# EXERCISE REQUIREMENTS
Go through the entries below and return every line that contains "start".

# RECORDS PROVIDED
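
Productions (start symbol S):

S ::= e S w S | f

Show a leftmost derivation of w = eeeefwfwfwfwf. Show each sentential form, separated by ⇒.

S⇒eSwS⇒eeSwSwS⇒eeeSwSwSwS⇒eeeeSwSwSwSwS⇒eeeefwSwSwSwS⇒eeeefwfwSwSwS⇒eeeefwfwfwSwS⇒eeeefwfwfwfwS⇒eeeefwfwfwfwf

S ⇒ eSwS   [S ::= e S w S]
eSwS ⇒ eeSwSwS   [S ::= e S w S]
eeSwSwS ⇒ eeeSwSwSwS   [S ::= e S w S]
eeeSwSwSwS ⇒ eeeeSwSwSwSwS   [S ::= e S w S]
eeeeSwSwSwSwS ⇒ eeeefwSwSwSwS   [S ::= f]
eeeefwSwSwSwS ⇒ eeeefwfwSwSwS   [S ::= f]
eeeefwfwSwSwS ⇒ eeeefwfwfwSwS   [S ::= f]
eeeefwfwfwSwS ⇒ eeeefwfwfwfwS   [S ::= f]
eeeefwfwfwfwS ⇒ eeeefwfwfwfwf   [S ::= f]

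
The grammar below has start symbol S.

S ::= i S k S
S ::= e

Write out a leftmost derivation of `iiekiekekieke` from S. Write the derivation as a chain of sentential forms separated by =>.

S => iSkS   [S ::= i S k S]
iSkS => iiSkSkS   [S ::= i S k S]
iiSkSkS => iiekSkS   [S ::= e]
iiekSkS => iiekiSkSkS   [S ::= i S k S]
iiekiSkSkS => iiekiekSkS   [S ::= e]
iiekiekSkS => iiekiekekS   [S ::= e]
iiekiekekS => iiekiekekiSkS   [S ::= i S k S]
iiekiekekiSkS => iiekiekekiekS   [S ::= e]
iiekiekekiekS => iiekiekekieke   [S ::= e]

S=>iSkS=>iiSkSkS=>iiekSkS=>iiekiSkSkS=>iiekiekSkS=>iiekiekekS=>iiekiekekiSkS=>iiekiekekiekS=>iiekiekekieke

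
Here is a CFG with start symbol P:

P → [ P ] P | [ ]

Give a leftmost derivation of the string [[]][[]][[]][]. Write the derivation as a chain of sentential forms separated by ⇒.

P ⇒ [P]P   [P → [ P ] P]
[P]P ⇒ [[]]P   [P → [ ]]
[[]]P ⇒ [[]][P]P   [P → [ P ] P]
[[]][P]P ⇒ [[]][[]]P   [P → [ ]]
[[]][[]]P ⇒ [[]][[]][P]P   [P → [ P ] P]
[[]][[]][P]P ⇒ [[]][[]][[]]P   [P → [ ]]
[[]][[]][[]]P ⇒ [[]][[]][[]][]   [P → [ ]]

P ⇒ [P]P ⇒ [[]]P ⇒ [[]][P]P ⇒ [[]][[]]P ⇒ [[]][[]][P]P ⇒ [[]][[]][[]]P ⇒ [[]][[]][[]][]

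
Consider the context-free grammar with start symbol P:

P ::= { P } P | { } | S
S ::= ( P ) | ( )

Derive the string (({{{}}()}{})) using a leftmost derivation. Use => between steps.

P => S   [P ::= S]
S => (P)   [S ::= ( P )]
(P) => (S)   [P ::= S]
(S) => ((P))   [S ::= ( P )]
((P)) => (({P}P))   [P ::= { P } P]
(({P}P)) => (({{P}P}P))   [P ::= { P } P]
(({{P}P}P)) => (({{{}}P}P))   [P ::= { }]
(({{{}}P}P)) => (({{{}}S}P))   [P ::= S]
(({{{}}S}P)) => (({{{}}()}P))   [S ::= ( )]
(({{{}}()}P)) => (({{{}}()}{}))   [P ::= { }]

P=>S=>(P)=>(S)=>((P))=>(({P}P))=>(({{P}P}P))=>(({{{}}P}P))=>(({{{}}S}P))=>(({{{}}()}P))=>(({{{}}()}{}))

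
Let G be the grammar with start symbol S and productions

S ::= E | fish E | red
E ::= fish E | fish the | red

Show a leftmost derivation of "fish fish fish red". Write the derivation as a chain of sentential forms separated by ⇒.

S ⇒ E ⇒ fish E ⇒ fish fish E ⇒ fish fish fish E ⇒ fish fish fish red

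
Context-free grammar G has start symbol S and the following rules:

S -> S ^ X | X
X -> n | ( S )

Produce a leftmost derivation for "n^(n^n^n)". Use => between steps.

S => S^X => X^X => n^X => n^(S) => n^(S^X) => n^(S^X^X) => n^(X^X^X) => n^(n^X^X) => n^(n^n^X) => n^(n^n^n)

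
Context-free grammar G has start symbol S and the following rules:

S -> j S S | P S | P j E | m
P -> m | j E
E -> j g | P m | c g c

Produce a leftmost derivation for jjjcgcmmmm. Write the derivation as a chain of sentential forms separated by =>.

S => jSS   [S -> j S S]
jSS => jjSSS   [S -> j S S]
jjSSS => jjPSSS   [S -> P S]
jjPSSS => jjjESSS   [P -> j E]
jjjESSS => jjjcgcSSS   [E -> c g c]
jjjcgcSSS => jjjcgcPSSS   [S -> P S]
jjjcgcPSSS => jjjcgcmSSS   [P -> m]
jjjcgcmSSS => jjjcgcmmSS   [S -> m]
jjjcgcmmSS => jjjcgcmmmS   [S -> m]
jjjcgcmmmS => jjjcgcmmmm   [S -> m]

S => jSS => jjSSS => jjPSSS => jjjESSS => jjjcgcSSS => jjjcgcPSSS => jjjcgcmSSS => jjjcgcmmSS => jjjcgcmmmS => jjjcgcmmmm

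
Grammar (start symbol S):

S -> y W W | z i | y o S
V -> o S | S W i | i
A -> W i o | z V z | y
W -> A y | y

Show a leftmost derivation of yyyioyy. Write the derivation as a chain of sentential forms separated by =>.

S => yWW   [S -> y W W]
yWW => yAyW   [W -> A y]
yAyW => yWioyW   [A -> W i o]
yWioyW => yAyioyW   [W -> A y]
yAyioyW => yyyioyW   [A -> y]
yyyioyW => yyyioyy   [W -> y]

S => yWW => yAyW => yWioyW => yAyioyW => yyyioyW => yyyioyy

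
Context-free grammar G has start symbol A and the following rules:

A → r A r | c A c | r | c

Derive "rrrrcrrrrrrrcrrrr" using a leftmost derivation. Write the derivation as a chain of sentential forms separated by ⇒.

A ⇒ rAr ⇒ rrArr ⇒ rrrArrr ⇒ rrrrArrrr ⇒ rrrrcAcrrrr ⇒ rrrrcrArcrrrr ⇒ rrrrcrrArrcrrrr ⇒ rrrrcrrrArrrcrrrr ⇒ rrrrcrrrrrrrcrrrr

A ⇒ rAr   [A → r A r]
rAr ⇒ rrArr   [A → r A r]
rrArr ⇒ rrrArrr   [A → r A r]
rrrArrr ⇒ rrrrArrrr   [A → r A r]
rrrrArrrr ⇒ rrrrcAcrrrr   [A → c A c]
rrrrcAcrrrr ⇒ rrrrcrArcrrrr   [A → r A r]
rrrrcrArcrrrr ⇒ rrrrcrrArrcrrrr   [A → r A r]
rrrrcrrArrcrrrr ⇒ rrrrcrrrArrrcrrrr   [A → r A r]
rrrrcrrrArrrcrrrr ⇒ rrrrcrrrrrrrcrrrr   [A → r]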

# TASK SOLUTION
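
Productions (start symbol S):
The grammar below has start symbol S.
Here is a CFG with start symbol P:
Consider the context-free grammar with start symbol P:
Let G be the grammar with start symbol S and productions
Context-free grammar G has start symbol S and the following rules:
Context-free grammar G has start symbol S and the following rules:
Grammar (start symbol S):
Context-free grammar G has start symbol A and the following rules: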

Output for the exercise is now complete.